Exercise directions - Return each line of the entries that mentions the word "after".

Segment Start: Extracted data

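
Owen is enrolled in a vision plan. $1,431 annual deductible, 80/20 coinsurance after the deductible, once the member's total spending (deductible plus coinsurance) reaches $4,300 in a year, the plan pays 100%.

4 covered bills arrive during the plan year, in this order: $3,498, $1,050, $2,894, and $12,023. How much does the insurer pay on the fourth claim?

$10,356.20

#1 ($3,498): $1,431 finishes the deductible; $2,067 goes to coinsurance; coinsurance $2,067 × 20% = $413.40. Member owes $1,844.40 (running OOP $1,844.40). Plan pays $3,498 − $1,844.40 = $1,653.60.
#2 ($1,050): 20% coinsurance on $1,050 = $210. Member owes $210 (running OOP $2,054.40). Insurer: $1,050 − $210 = $840.
#3 ($2,894): deductible met; 20% of $2,894 = $578.80. Member owes $578.80 (running OOP $2,633.20). Insurer: $2,894 − $578.80 = $2,315.20.
#4 ($12,023): 20% coinsurance on $12,023 = $2,404.60. Adding that to $2,633.20 gives $5,037.80, past the $4,300 cap; member pays only $4,300 − $2,633.20 = $1,666.80. Insurer: $12,023 − $1,666.80 = $10,356.20.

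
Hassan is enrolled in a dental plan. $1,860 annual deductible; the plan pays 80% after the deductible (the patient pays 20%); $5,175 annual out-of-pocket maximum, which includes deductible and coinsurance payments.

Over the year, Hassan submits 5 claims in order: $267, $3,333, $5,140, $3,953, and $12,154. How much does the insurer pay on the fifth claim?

$11,005.60

#1 ($267): entire amount goes to the deductible. Patient pays $267; OOP now $267. Insurer: $267 − $267 = $0.
#2 ($3,333): $1,593 to deductible, leaving $1,740; patient's 20% is $348. Patient owes $1,941 (running OOP $2,208). Plan pays $3,333 − $1,941 = $1,392.
#3 ($5,140): deductible already satisfied, so patient's share is 20% × $5,140 = $1,028. Patient owes $1,028 (running OOP $3,236). Plan pays $5,140 − $1,028 = $4,112.
#4 ($3,953): 20% coinsurance on $3,953 = $790.60. Patient owes $790.60 (running OOP $4,026.60). Plan pays $3,953 − $790.60 = $3,162.40.
#5 ($12,154): deductible already satisfied, so patient's share is 20% × $12,154 = $2,430.80. Adding that to $4,026.60 gives $6,457.40, past the $5,175 cap; patient pays only $5,175 − $4,026.60 = $1,148.40. Insurer: $12,154 − $1,148.40 = $11,005.60.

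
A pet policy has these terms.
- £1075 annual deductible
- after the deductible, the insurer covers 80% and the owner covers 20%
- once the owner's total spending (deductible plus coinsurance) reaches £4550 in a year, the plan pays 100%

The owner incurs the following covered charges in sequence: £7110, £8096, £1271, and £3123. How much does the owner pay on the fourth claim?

Bill 1, £7110: £1075 finishes the deductible; £6035 goes to coinsurance; 20% of £6035 = £1207. Owner pays £2282; OOP now £2282.
Bill 2, £8096: 20% coinsurance on £8096 = £1619.20. Owner pays £1619.20; OOP now £3901.20.
Bill 3, £1271: deductible already satisfied, so owner's share is 20% × £1271 = £254.20. Cost to owner: £254.20. OOP to date £4155.40.
Bill 4, £3123: deductible already satisfied, so owner's share is 20% × £3123 = £624.60. OOP would hit £4780 > £4550, so the cap limits the owner to £4550 − £4155.40 = £394.60.

£394.60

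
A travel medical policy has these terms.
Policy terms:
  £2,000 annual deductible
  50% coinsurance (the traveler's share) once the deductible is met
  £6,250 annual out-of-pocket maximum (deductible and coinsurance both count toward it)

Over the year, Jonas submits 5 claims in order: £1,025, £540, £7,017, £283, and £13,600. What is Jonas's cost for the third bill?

£3,726

Claim 1 — £1,025: all of it applies to the deductible. Traveler owes £1,025 (running OOP £1,025).
Claim 2 — £540: entire amount goes to the deductible. Cost to traveler: £540. OOP to date £1,565.
Claim 3 — £7,017: £435 to deductible, leaving £6,582; 50% of £6,582 = £3,291. Cost to traveler: £3,726. OOP to date £5,291.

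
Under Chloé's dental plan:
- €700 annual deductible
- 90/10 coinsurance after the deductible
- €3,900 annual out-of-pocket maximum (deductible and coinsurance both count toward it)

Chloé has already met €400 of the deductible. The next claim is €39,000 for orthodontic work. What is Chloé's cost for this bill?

€3,500

Deductible still to meet: €700 − €400 = €300.
The remaining €38,700 (= €39,000 − €300) moves to coinsurance.
Coinsurance: €38,700 × 10% = €3,870.
So the patient owes €300 + €3,870 = €4,170 before any cap.
Adding €4,170 to the €400 already spent would give €4,570, which exceeds the €3,900 cap; the patient pays just €3,900 − €400 = €3,500.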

Segment End: Extracted data

Result of this task -
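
Owen is enrolled in a vision plan. $1,431 annual deductible, 80/20 coinsurance after the deductible, once the member's total spending (deductible plus coinsurance) reaches $4,300 in a year, the plan pays 100%.
Hassan is enrolled in a dental plan. $1,860 annual deductible; the plan pays 80% after the deductible (the patient pays 20%); $5,175 annual out-of-pocket maximum, which includes deductible and coinsurance payments.
- after the deductible, the insurer covers 80% and the owner covers 20%
- 90/10 coinsurance after the deductible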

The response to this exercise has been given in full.